Stored items:
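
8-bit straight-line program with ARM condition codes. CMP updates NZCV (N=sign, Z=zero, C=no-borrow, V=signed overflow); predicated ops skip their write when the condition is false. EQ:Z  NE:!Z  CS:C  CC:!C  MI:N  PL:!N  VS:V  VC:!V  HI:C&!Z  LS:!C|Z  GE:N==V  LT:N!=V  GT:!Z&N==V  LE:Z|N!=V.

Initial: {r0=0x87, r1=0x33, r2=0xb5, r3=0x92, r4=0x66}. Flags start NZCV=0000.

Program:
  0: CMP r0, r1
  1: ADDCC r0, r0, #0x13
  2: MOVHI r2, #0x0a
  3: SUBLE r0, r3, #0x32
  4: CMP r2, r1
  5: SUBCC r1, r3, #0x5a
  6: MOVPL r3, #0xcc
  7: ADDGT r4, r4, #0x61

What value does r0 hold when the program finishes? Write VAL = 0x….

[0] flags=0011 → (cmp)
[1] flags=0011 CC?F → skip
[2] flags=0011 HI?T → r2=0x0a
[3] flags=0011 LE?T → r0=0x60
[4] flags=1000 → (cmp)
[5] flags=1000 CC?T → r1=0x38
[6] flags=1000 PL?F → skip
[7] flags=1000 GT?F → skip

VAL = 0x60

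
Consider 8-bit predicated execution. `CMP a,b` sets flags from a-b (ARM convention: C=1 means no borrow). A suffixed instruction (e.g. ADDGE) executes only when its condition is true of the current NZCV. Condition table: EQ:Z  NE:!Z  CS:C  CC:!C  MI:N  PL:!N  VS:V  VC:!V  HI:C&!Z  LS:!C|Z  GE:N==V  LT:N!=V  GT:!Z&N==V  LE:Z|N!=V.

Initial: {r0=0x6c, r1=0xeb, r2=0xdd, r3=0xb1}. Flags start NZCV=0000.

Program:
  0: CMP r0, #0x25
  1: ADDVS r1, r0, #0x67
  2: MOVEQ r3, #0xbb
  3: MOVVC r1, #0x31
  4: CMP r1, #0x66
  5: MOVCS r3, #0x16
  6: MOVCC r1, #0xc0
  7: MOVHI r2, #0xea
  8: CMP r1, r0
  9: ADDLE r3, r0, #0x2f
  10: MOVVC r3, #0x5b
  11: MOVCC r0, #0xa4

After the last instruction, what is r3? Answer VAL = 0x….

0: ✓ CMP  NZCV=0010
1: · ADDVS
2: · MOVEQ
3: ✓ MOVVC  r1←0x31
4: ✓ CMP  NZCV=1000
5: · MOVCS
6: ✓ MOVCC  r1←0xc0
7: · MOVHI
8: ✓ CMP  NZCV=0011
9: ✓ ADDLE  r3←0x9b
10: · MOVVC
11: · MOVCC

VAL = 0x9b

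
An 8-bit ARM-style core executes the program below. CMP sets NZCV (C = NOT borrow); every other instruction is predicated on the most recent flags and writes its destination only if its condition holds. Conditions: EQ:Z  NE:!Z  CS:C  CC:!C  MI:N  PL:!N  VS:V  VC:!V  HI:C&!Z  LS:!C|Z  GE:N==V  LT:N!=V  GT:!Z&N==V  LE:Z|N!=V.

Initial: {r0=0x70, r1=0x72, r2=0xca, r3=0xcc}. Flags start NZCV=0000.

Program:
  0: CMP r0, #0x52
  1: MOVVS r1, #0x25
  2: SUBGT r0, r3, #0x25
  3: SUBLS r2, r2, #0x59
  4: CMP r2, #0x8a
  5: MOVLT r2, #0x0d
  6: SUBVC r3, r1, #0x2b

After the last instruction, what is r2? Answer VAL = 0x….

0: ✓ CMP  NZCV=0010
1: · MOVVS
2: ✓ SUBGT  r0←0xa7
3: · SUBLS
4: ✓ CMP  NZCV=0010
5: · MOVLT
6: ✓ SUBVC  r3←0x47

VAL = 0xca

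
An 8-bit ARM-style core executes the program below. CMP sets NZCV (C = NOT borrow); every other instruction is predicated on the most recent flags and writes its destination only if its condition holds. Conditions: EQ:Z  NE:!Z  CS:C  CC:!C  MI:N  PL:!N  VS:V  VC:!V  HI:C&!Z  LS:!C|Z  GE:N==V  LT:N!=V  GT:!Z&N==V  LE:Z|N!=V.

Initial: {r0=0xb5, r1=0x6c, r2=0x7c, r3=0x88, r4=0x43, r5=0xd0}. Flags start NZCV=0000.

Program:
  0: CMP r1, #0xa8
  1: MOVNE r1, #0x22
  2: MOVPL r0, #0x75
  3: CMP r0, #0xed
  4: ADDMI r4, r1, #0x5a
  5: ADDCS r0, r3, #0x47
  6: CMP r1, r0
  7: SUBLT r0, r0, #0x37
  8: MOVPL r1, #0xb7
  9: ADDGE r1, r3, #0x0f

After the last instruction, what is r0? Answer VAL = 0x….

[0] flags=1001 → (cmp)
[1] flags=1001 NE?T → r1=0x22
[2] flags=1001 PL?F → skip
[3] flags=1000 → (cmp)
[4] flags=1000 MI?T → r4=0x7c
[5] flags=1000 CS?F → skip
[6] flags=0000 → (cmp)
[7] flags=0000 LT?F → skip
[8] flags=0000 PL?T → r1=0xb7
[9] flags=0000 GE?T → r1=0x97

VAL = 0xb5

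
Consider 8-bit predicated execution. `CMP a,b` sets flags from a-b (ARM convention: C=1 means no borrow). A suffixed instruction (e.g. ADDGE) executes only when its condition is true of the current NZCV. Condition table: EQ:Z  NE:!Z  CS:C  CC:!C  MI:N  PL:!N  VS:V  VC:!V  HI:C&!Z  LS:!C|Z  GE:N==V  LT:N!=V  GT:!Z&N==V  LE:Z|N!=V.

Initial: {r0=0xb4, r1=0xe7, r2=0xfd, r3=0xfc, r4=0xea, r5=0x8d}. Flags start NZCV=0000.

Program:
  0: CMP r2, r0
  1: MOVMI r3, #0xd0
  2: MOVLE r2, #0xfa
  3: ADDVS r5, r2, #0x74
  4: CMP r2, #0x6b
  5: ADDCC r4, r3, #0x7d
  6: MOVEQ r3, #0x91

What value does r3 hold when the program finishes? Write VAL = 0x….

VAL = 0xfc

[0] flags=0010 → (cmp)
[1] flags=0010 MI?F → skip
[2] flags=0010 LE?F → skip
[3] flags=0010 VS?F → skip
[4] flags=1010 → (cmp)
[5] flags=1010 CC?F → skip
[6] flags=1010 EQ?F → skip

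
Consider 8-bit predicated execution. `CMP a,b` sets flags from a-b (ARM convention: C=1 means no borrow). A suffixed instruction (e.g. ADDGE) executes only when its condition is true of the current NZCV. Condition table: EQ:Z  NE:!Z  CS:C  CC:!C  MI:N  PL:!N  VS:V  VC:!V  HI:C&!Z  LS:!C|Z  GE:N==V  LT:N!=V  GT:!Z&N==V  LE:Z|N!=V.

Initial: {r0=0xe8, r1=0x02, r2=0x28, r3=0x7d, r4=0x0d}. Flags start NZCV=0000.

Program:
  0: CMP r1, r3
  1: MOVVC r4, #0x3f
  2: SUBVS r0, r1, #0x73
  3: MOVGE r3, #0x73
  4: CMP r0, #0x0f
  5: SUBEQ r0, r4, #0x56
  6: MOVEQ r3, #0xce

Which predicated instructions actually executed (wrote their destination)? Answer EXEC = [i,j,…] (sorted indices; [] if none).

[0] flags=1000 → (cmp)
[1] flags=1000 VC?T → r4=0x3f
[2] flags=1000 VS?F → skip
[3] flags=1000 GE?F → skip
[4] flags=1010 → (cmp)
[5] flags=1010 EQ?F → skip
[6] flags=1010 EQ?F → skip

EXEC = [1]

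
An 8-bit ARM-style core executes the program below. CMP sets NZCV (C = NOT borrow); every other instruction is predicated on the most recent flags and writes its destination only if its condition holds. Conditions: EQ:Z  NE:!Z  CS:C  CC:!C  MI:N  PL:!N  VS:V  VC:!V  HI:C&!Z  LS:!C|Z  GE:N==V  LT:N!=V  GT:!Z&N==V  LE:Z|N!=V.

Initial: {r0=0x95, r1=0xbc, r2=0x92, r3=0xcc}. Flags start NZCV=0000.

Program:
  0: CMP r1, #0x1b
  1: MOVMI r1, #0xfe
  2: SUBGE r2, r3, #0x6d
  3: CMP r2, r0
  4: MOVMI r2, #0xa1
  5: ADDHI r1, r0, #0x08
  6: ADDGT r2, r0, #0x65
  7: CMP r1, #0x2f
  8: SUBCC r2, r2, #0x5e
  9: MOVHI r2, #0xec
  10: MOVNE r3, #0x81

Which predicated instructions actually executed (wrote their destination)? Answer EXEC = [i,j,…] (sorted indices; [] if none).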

Your goal: Whenever a line above includes the string "MOVPL", copy it.

Expected answer:
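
  6: MOVPL r3, #0xcc
  2: MOVPL r0, #0x75
  8: MOVPL r1, #0xb7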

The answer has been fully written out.